### Assignment:
Return only the line containing "determined | 377 |" and each line after it, exactly as written, through the end of the records.

### The input:
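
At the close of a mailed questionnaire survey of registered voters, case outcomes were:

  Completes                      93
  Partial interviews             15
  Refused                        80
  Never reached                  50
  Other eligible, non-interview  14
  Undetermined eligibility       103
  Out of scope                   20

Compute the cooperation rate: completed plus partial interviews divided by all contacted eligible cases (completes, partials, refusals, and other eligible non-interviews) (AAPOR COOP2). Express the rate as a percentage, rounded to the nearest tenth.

53.5%

Top = 93 + 15 = 108
Base = 93 + 15 + 80 + 14 = 202
COOP2 = 108 / 202 = 0.5347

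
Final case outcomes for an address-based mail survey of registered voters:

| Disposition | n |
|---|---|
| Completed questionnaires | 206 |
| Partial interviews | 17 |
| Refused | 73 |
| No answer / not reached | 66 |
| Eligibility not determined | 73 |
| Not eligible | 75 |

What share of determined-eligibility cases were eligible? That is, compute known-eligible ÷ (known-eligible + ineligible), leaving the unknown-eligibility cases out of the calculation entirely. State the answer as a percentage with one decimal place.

Known eligible → 206 + 17 + 73 + 66 = 362
e = 362 / (362 + 75) = 362 / 437 = 0.8284

82.8%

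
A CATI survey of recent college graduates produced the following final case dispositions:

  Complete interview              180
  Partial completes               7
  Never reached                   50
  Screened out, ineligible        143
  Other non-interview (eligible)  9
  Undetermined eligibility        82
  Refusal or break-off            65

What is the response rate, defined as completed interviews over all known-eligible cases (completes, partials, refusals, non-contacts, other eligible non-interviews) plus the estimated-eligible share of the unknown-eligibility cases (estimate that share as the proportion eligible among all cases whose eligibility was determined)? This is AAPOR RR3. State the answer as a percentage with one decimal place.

49.0%

Num = 180
Eligible (known) = 180 + 7 + 65 + 50 + 9 = 311
e = 311 / (311 + 143) = 311 / 454 = 0.6850
Eligible share of unknowns = 0.6850 × 82 = 56.17
Base = 311 + 56.17 = 367.17
RR3 = 180 / 367.17 = 0.4902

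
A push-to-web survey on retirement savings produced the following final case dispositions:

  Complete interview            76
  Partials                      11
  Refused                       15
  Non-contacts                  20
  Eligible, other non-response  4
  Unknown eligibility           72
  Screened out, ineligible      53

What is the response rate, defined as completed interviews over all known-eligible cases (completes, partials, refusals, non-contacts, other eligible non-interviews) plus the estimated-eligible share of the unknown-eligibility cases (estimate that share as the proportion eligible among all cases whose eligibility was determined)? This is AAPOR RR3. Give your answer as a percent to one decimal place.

43.0%

Top → 76
Eligible (known) → 76 + 11 + 15 + 20 + 4 = 126
e = 126 / (126 + 53) = 126 / 179 = 0.7039
Estimated eligible among unknowns → 0.7039 × 72 = 50.68
Denominator → 126 + 50.68 = 176.68
RR3 = 76 / 176.68 = 0.4302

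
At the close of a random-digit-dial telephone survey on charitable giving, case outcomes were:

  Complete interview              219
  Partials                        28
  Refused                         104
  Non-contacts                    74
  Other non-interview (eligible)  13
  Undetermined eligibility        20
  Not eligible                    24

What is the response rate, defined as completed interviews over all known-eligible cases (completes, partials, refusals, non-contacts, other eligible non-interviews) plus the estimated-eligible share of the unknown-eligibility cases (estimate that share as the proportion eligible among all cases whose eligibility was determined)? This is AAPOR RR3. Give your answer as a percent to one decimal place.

Top: 219
Known eligible: 219 + 28 + 104 + 74 + 13 = 438
e = 438 / (438 + 24) = 438 / 462 = 0.9481
Eligible share of unknowns: 0.9481 × 20 = 18.96
Denominator: 438 + 18.96 = 456.96
RR3 = 219 / 456.96 = 0.4793

47.9%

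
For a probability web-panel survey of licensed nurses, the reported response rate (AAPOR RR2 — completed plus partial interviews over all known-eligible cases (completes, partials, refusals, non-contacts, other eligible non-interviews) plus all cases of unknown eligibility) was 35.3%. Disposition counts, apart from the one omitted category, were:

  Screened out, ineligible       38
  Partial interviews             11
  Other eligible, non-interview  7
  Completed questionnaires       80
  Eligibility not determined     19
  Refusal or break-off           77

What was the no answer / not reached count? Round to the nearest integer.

Top = 80 + 11 = 91
RR2 = 91 / D = 0.353
D = 91 / 0.353 = 257.8
Other denominator terms total 194
no answer / not reached = 257.8 − 194 ≈ 64

64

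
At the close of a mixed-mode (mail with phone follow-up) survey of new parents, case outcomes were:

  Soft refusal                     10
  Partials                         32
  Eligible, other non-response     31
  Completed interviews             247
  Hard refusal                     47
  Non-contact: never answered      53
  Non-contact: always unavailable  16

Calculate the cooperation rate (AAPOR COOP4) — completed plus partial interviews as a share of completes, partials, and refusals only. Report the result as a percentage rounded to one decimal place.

Declined to participate = 47 + 10 = 57
No contact after all attempts = 53 + 16 = 69
Numerator: 247 + 32 = 279
Base: 247 + 32 + 57 = 336
COOP4 = 279 / 336 = 0.8304

83.0%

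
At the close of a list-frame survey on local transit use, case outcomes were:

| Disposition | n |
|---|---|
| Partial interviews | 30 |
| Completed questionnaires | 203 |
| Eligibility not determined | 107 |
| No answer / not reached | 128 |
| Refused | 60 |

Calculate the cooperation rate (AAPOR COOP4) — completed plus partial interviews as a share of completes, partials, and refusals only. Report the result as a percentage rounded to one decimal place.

Numerator = 203 + 30 = 233
Base = 203 + 30 + 60 = 293
COOP4 = 233 / 293 = 0.7952

79.5%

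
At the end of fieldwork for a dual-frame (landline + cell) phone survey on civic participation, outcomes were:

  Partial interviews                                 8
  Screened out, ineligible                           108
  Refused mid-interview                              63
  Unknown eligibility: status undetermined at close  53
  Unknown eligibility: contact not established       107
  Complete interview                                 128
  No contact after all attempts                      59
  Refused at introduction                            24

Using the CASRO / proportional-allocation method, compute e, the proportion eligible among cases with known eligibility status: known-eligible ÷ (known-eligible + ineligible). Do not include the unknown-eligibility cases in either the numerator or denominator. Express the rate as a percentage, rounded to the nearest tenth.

Refusals = 24 + 63 = 87
Undetermined eligibility = 107 + 53 = 160
Determined eligible = 128 + 8 + 87 + 59 = 282
e = 282 / (282 + 108) = 282 / 390 = 0.7231

72.3%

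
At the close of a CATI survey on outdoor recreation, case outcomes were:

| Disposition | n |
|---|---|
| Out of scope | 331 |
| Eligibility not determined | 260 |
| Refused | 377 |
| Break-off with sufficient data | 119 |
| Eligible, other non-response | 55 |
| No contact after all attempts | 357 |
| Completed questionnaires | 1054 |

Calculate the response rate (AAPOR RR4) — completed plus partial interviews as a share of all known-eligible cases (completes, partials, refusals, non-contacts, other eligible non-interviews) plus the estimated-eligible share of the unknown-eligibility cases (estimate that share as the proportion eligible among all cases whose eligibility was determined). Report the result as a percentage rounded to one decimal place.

53.7%

Numerator → 1054 + 119 = 1173
Known eligible → 1054 + 119 + 377 + 357 + 55 = 1962
e = 1962 / (1962 + 331) = 1962 / 2293 = 0.8556
Eligible share of unknowns → 0.8556 × 260 = 222.46
Base → 1962 + 222.46 = 2184.46
RR4 = 1173 / 2184.46 = 0.5370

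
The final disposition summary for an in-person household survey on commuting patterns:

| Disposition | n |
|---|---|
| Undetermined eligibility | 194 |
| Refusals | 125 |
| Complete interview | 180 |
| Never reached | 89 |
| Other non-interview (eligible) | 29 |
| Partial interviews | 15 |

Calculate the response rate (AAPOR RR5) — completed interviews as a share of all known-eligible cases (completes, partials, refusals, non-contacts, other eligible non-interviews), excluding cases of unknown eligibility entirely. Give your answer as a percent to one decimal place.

41.1%

Num = 180
Denom = 180 + 15 + 125 + 89 + 29 = 438
RR5 = 180 / 438 = 0.4110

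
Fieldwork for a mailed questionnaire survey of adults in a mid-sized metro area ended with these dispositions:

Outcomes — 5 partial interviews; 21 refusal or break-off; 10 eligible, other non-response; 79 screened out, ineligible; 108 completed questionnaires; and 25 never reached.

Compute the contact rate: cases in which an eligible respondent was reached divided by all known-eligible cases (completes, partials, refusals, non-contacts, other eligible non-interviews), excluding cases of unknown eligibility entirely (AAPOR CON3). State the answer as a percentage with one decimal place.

85.2%

Numerator: 108 + 5 + 21 + 10 = 144
Denominator: 108 + 5 + 21 + 25 + 10 = 169
CON3 = 144 / 169 = 0.8521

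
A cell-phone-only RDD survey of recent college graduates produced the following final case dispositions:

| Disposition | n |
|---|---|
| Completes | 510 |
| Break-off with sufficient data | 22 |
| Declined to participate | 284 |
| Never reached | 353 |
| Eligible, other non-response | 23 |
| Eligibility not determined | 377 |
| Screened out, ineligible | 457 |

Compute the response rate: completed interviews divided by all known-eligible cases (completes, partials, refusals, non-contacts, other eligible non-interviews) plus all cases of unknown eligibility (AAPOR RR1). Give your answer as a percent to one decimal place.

32.5%

Numerator → 510
Denominator → 510 + 22 + 284 + 353 + 23 + 377 = 1569
RR1 = 510 / 1569 = 0.3250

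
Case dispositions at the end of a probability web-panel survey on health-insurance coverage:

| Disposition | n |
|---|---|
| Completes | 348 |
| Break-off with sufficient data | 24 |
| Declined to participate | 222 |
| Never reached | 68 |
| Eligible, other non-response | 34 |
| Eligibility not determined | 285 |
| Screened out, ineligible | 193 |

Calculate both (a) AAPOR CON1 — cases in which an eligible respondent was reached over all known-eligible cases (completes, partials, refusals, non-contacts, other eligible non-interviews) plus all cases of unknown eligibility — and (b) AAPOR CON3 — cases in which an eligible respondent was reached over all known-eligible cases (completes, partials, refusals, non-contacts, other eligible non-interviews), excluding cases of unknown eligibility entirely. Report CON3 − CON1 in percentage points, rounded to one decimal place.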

### Exercise answer:
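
| Eligibility not determined | 377 |
| Screened out, ineligible | 457 |

Compute the response rate: completed interviews divided by all known-eligible cases (completes, partials, refusals, non-contacts, other eligible non-interviews) plus all cases of unknown eligibility (AAPOR RR1). Give your answer as a percent to one decimal place.

32.5%

Numerator → 510
Denominator → 510 + 22 + 284 + 353 + 23 + 377 = 1569
RR1 = 510 / 1569 = 0.3250

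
Case dispositions at the end of a probability web-panel survey on health-insurance coverage:

| Disposition | n |
|---|---|
| Completes | 348 |
| Break-off with sufficient data | 24 |
| Declined to participate | 222 |
| Never reached | 68 |
| Eligible, other non-response | 34 |
| Eligibility not determined | 285 |
| Screened out, ineligible | 193 |

Calculate both (a) AAPOR CON1 — cases in which an eligible respondent was reached over all known-eligible cases (completes, partials, refusals, non-contacts, other eligible non-interviews) plus all cases of unknown eligibility — and (b) AAPOR CON3 — cases in which an eligible respondent was reached over all known-eligible cases (completes, partials, refusals, non-contacts, other eligible non-interviews), excluding cases of unknown eligibility entirely. Report CON3 − CON1 in percentage points, rounded to one decimal place.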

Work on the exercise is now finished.